◆ WHAT YOU WILL DO:
Please return the entries, omitting and altering nothing.

◆ RECORD EXCERPTS:
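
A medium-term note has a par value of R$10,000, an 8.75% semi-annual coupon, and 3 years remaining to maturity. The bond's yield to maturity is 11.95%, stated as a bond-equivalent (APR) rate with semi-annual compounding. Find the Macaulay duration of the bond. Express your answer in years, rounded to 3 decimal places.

Periodic yield y = 0.05975. Discount each cash flow and weight by its period:
  t   CF        PV=CF/(1+0.05975)^t    t·PV
  1       437.50       412.8332       412.8332
  2       437.50       389.5572       779.1143
  3       437.50       367.5935     1,102.7804
  4       437.50       346.8681     1,387.4724
  5       437.50       327.3112     1,636.5562
  6    10,437.50     7,368.4465    44,210.6793
  Σ                  9,212.6097    49,529.4358
Price P = Σ PV = 9,212.6097.
Macaulay duration = Σ(t·PV) / P = 49,529.4358 / 9,212.6097 = 5.37627 half-year periods.
In years: 5.37627 / 2 = 2.68813 years.

2.688 years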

◆ EXPECTED ANSWER:
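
A medium-term note has a par value of R$10,000, an 8.75% semi-annual coupon, and 3 years remaining to maturity. The bond's yield to maturity is 11.95%, stated as a bond-equivalent (APR) rate with semi-annual compounding. Find the Macaulay duration of the bond. Express your answer in years, rounded to 3 decimal places.

Periodic yield y = 0.05975. Discount each cash flow and weight by its period:
  t   CF        PV=CF/(1+0.05975)^t    t·PV
  1       437.50       412.8332       412.8332
  2       437.50       389.5572       779.1143
  3       437.50       367.5935     1,102.7804
  4       437.50       346.8681     1,387.4724
  5       437.50       327.3112     1,636.5562
  6    10,437.50     7,368.4465    44,210.6793
  Σ                  9,212.6097    49,529.4358
Price P = Σ PV = 9,212.6097.
Macaulay duration = Σ(t·PV) / P = 49,529.4358 / 9,212.6097 = 5.37627 half-year periods.
In years: 5.37627 / 2 = 2.68813 years.

2.688 years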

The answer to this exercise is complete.